→ EXERCISE DESCRIPTION
Start at the line in the entries below that contains "completed: 9 Apr 2024", stop at the line that contains "notice: not displayed", and output exactly the lines in that span, both ends included.

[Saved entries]
== Segment start ==
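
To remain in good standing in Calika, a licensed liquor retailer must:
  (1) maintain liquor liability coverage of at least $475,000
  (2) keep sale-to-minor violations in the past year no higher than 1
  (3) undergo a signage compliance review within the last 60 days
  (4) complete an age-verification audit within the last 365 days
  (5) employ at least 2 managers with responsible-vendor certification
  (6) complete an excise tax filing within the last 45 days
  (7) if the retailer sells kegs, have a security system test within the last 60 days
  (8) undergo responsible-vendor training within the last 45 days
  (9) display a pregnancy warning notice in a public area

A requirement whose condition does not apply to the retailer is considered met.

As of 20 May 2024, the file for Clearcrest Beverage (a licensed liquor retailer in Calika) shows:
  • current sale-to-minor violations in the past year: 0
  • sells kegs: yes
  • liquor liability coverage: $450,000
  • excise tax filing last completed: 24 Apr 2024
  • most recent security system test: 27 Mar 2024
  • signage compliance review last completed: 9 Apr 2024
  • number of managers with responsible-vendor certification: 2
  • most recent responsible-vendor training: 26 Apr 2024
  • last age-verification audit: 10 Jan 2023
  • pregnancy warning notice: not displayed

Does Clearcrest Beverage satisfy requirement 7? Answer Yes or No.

Yes

7. condition 'sells kegs' holds; security system test 54 days ago vs limit 60 → met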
== Segment end ==
→ RESPONSE AREA
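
  • signage compliance review last completed: 9 Apr 2024
  • number of managers with responsible-vendor certification: 2
  • most recent responsible-vendor training: 26 Apr 2024
  • last age-verification audit: 10 Jan 2023
  • pregnancy warning notice: not displayed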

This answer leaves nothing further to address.